**ASSIGNMENT:** Write out the listing in full, matching it word for word.
== DATA
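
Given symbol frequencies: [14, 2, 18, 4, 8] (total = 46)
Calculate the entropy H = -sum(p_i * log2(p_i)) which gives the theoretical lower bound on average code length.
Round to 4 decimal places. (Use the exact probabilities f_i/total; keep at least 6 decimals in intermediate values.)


Per-symbol terms -p_i * log2(p_i) with p_i = f_i/46:
  p = 14/46 = 0.304348: log2(p) = -1.716207, -p*log2(p) = 0.522324
  p = 2/46 = 0.043478: log2(p) = -4.523562, -p*log2(p) = 0.196677
  p = 18/46 = 0.391304: log2(p) = -1.353637, -p*log2(p) = 0.529684
  p = 4/46 = 0.086957: log2(p) = -3.523562, -p*log2(p) = 0.306397
  p = 8/46 = 0.173913: log2(p) = -2.523562, -p*log2(p) = 0.438880
H = 0.522324 + 0.196677 + 0.529684 + 0.306397 + 0.438880 = 1.993962

H = 1.994 bits/symbol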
====
**ANSWER SPACE:**
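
Given symbol frequencies: [14, 2, 18, 4, 8] (total = 46)
Calculate the entropy H = -sum(p_i * log2(p_i)) which gives the theoretical lower bound on average code length.
Round to 4 decimal places. (Use the exact probabilities f_i/total; keep at least 6 decimals in intermediate values.)


Per-symbol terms -p_i * log2(p_i) with p_i = f_i/46:
  p = 14/46 = 0.304348: log2(p) = -1.716207, -p*log2(p) = 0.522324
  p = 2/46 = 0.043478: log2(p) = -4.523562, -p*log2(p) = 0.196677
  p = 18/46 = 0.391304: log2(p) = -1.353637, -p*log2(p) = 0.529684
  p = 4/46 = 0.086957: log2(p) = -3.523562, -p*log2(p) = 0.306397
  p = 8/46 = 0.173913: log2(p) = -2.523562, -p*log2(p) = 0.438880
H = 0.522324 + 0.196677 + 0.529684 + 0.306397 + 0.438880 = 1.993962

H = 1.994 bits/symbol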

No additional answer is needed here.